Saved data entries
* * *

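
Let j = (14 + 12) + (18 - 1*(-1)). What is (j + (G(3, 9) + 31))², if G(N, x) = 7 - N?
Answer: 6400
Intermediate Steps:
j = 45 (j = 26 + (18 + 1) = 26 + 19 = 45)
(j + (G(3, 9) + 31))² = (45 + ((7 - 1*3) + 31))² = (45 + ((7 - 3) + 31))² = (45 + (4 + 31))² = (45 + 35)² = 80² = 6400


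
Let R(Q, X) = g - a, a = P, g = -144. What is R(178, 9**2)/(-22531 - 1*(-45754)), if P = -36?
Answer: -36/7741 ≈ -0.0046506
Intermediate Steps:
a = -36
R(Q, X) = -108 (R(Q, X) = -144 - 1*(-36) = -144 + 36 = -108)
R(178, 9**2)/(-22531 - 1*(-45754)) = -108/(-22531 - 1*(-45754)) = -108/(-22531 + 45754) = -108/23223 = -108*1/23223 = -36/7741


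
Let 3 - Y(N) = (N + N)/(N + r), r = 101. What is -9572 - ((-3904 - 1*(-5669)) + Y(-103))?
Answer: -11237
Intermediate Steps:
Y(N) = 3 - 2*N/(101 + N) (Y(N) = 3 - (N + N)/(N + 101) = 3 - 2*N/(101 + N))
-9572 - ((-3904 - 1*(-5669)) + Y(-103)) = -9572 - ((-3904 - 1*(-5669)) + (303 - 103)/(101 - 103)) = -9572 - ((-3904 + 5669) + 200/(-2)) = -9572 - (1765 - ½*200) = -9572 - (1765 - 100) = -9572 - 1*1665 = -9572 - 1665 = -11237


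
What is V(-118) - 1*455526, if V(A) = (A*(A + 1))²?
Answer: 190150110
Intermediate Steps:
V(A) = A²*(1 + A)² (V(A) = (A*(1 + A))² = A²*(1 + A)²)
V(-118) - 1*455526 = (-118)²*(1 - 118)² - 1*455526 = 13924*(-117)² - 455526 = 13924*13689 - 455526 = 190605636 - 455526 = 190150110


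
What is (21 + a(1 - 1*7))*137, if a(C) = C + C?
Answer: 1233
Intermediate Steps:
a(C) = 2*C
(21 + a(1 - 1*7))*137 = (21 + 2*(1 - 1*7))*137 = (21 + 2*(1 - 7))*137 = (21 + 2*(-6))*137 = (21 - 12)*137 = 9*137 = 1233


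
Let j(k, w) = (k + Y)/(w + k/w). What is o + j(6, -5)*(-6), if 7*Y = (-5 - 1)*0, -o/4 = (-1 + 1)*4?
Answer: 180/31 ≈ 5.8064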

* * *

→ Work order: Show every line above where "What" is found.

→ Response to this exercise:
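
Let j = (14 + 12) + (18 - 1*(-1)). What is (j + (G(3, 9) + 31))², if G(N, x) = 7 - N?
Let R(Q, X) = g - a, a = P, g = -144. What is R(178, 9**2)/(-22531 - 1*(-45754)), if P = -36?
Let 3 - Y(N) = (N + N)/(N + r), r = 101. What is -9572 - ((-3904 - 1*(-5669)) + Y(-103))?
What is V(-118) - 1*455526, if V(A) = (A*(A + 1))²?
What is (21 + a(1 - 1*7))*137, if a(C) = C + C?
Let j(k, w) = (k + Y)/(w + k/w). What is o + j(6, -5)*(-6), if 7*Y = (-5 - 1)*0, -o/4 = (-1 + 1)*4?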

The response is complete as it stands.